# [REQUIRED WORK]
Everything from the line containing "modulo 4 and" to the end of the material, both ends included, should be repeated exactly; please give only those lines.

# [TASK INPUT]
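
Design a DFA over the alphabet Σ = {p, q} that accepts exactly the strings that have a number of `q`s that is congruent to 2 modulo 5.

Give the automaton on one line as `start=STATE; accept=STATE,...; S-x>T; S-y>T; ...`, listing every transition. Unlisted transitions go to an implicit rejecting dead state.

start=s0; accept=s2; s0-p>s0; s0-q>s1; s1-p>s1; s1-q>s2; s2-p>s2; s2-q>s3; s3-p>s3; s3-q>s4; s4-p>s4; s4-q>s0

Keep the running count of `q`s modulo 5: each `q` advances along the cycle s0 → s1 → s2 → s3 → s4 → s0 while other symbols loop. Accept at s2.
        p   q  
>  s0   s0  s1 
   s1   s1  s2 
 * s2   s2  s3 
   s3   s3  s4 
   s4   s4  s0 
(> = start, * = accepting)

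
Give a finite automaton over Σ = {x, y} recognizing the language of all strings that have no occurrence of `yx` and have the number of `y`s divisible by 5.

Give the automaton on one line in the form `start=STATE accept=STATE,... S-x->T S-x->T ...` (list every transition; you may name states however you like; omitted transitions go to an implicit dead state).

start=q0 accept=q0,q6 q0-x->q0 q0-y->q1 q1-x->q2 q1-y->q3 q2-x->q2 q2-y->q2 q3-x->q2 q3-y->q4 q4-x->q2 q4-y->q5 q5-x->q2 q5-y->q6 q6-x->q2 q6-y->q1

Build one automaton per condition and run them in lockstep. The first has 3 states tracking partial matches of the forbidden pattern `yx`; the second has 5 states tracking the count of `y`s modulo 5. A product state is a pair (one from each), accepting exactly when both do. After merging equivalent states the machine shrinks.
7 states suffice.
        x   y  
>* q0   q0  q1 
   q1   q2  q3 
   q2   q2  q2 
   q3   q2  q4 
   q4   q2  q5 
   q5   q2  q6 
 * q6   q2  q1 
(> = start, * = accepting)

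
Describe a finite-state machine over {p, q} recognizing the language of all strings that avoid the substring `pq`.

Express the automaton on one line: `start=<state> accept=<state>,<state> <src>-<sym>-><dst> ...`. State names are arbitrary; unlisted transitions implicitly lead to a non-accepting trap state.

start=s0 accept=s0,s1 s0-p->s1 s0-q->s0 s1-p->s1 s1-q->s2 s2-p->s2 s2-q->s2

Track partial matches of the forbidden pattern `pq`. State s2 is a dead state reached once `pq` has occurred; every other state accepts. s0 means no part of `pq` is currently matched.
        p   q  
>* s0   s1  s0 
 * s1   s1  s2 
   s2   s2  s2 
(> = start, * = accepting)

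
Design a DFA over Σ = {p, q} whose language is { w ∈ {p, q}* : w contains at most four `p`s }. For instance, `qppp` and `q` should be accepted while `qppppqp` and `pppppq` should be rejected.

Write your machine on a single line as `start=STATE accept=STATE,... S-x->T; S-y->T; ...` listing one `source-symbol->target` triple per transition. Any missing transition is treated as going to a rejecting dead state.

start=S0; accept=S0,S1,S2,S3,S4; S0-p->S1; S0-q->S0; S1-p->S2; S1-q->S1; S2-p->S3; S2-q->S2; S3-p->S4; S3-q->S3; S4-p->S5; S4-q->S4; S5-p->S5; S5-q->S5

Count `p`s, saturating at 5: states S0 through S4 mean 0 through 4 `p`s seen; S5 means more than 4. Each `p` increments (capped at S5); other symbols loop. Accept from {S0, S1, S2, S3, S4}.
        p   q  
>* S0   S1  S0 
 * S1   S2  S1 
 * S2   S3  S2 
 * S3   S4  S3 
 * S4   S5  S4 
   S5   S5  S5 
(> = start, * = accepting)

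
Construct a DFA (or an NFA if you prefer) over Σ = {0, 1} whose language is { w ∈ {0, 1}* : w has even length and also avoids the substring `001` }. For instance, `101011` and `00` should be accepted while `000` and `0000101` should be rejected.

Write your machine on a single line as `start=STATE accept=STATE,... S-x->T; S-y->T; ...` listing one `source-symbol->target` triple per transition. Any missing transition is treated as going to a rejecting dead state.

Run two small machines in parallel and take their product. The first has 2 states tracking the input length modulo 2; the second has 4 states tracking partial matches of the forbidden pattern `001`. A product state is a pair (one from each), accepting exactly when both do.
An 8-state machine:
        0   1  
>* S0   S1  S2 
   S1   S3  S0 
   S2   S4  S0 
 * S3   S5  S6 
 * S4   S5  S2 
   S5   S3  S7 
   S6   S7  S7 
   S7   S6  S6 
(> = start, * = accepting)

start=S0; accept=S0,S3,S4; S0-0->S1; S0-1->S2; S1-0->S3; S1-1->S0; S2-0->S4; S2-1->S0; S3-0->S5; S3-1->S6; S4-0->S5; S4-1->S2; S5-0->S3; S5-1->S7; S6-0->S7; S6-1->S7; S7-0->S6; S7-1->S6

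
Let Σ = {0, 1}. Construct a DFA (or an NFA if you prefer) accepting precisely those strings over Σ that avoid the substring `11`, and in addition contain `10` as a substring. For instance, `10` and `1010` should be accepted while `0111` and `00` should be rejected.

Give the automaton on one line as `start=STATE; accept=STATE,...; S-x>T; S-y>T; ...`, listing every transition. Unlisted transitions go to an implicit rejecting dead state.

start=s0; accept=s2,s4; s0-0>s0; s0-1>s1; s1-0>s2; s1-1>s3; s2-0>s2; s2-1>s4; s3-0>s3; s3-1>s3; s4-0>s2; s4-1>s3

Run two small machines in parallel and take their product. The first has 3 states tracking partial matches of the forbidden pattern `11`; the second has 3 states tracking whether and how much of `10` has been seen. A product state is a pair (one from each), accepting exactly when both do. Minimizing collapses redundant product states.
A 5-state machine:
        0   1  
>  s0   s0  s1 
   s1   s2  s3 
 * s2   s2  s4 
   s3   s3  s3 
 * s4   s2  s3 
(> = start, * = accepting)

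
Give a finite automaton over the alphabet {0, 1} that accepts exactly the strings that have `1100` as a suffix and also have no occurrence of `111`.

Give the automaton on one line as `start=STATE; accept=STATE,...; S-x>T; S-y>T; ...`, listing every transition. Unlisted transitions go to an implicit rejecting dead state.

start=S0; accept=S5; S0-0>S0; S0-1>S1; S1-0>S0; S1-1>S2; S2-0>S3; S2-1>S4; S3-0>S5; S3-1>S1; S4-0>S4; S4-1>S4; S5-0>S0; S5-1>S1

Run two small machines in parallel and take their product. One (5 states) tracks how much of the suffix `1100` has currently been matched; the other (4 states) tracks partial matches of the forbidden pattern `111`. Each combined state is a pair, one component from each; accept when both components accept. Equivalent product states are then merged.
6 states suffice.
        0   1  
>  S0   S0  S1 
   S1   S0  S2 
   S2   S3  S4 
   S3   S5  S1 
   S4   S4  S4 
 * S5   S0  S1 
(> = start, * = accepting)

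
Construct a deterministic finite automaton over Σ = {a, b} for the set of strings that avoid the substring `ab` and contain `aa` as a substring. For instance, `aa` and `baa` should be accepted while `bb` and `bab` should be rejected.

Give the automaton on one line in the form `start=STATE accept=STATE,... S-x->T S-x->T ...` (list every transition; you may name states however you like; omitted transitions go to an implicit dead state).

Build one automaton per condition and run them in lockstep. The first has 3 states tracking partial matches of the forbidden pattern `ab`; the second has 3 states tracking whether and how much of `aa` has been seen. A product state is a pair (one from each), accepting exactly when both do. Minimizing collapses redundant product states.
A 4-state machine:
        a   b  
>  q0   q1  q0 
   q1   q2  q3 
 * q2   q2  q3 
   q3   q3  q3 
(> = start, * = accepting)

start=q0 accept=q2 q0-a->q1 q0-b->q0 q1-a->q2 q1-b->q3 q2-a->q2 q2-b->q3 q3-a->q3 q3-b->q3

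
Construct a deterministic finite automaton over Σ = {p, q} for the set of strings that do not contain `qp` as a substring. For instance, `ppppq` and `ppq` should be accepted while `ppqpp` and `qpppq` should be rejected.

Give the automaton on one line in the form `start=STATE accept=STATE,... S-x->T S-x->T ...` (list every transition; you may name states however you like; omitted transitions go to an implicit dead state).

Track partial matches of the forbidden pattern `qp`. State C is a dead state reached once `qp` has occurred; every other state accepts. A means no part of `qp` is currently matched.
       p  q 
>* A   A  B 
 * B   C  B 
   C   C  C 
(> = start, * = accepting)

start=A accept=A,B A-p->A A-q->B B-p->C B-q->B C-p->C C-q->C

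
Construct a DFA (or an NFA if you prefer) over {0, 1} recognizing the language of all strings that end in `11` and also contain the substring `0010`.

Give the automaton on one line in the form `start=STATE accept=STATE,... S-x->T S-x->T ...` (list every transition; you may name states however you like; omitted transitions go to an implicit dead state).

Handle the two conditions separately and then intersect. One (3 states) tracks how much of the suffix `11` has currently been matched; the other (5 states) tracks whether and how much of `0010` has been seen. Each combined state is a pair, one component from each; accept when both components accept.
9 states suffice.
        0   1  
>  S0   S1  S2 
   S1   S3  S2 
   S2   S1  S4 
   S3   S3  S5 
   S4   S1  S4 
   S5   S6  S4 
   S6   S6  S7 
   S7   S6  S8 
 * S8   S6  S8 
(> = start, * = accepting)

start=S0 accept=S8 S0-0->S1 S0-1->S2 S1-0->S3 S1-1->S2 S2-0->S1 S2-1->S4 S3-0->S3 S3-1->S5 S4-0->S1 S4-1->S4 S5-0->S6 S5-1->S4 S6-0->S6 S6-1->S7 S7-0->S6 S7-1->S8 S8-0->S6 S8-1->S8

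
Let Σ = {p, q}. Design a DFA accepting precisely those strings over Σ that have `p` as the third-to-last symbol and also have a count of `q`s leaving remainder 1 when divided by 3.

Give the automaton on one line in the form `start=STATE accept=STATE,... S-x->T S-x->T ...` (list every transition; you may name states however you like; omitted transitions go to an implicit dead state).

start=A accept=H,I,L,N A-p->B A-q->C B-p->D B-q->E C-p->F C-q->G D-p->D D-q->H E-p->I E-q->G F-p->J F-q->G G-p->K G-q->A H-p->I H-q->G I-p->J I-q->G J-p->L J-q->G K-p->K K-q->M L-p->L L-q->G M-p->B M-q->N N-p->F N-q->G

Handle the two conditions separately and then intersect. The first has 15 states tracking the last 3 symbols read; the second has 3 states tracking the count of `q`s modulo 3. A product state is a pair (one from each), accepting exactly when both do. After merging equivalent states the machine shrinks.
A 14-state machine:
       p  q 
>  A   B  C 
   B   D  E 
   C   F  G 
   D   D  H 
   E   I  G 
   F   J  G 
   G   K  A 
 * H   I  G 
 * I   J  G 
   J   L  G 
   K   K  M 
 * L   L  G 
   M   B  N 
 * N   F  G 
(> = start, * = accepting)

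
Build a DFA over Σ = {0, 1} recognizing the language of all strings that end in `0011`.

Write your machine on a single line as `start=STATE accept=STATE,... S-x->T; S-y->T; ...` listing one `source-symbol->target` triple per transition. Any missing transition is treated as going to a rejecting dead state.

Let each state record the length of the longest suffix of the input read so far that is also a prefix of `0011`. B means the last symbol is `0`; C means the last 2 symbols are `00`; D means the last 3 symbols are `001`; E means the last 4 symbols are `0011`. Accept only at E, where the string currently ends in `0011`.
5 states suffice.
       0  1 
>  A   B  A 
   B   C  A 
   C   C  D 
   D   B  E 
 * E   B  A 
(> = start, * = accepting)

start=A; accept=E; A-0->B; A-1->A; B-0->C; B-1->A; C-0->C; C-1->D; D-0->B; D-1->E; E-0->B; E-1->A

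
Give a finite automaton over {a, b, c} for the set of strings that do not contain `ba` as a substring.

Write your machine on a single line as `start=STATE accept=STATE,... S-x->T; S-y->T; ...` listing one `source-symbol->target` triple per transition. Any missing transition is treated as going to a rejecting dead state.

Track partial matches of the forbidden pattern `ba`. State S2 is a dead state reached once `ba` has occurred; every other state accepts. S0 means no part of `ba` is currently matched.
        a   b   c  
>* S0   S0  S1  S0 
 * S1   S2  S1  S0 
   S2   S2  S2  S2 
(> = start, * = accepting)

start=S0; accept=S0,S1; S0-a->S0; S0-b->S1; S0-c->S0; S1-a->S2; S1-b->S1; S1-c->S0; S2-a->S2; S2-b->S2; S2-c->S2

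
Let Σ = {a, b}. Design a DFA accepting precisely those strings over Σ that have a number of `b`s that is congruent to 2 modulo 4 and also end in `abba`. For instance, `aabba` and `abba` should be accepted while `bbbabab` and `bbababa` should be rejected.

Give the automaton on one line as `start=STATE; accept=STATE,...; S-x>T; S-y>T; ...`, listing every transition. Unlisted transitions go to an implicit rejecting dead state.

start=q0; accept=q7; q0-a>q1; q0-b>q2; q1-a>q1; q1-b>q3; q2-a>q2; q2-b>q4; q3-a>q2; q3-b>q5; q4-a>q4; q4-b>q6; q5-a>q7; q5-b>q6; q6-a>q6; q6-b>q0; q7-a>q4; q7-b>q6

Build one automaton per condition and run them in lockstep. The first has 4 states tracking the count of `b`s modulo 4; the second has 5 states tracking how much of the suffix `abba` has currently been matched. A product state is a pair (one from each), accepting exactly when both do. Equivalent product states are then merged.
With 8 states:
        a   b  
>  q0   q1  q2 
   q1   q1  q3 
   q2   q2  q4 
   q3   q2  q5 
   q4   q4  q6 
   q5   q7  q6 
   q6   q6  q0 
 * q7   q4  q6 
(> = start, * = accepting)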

# [RESPONSE BELOW]
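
Let Σ = {a, b}. Design a DFA accepting precisely those strings over Σ that have a number of `b`s that is congruent to 2 modulo 4 and also end in `abba`. For instance, `aabba` and `abba` should be accepted while `bbbabab` and `bbababa` should be rejected.

Give the automaton on one line as `start=STATE; accept=STATE,...; S-x>T; S-y>T; ...`, listing every transition. Unlisted transitions go to an implicit rejecting dead state.

start=q0; accept=q7; q0-a>q1; q0-b>q2; q1-a>q1; q1-b>q3; q2-a>q2; q2-b>q4; q3-a>q2; q3-b>q5; q4-a>q4; q4-b>q6; q5-a>q7; q5-b>q6; q6-a>q6; q6-b>q0; q7-a>q4; q7-b>q6

Build one automaton per condition and run them in lockstep. The first has 4 states tracking the count of `b`s modulo 4; the second has 5 states tracking how much of the suffix `abba` has currently been matched. A product state is a pair (one from each), accepting exactly when both do. Equivalent product states are then merged.
With 8 states:
        a   b  
>  q0   q1  q2 
   q1   q1  q3 
   q2   q2  q4 
   q3   q2  q5 
   q4   q4  q6 
   q5   q7  q6 
   q6   q6  q0 
 * q7   q4  q6 
(> = start, * = accepting)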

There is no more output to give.